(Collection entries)
————————
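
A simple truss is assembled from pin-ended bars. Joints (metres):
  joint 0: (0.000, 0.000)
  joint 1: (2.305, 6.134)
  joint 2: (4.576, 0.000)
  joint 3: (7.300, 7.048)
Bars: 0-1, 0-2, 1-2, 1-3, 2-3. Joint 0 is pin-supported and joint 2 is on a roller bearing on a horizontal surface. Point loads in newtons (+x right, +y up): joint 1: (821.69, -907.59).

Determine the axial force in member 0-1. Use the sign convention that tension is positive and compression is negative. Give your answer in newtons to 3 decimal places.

N=4 nodes, M=5 members, R=3 reactions → 2N=8, M+R=8
member 0 (0-1): L=6.5528, (cx,cy)=(0.3518,0.9361)
member 1 (0-2): L=4.5760, (cx,cy)=(1.0000,0.0000)
member 2 (1-2): L=6.5409, (cx,cy)=(0.3472,-0.9378)
member 3 (1-3): L=5.0779, (cx,cy)=(0.9837,0.1800)
member 4 (2-3): L=7.5561, (cx,cy)=(0.3605,0.9328)
solve A·x = −loads:
  F[0-1] = +695.4767 N (tension)
  F[0-2] = +577.0499 N (tension)
  F[1-2] = -1662.0109 N (compression)
  F[1-3] = +0.0000 N (tension)
  F[2-3] = +0.0000 N (tension)
  Rx@0 = -821.6900 N
  Ry@0 = -651.0292 N
  Ry@2 = +1558.6192 N

695.477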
————————
[Problem statement]: Exact duplication is required for the lines above, from the line that contains "joint 2: (4.576, 0.000)" to the line that contains "Bars: 0-1, 0-2, 1-2, 1-3, 2-3.", inclusive; omit all others.

[Exercise result]:
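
  joint 2: (4.576, 0.000)
  joint 3: (7.300, 7.048)
Bars: 0-1, 0-2, 1-2, 1-3, 2-3. Joint 0 is pin-supported and joint 2 is on a roller bearing on a horizontal surface. Point loads in newtons (+x right, +y up): joint 1: (821.69, -907.59).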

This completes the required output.